**WHAT IS REQUIRED:**
Determine how many lines in the listing contain the string "progeny"; respond with the number alone.

**DATA PROVIDED:**
Start of Block

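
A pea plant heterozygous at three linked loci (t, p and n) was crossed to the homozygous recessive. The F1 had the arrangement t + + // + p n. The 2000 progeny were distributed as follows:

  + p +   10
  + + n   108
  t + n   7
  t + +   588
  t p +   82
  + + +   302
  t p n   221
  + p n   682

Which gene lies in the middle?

The two rarest classes, t + n and + p +, are the double crossovers. Comparing them with the parentals, only the n allele has switched, so n is the middle locus and the order is t – n – p.

n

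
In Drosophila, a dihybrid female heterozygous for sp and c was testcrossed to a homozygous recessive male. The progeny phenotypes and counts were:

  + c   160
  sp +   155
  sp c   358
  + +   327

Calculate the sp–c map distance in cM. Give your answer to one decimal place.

31.5 cM

The two most frequent classes, + + (327) and sp c (358), are the parental types, so the F1 was + + / sp c.
The recombinant classes are + c and sp +: 160 + 155 = 315.
Recombination frequency = 315/1000 = 0.3150 ≈ 31.5%, i.e. 31.5 cM.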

End of Block

**EXPECTED ANSWER:**
2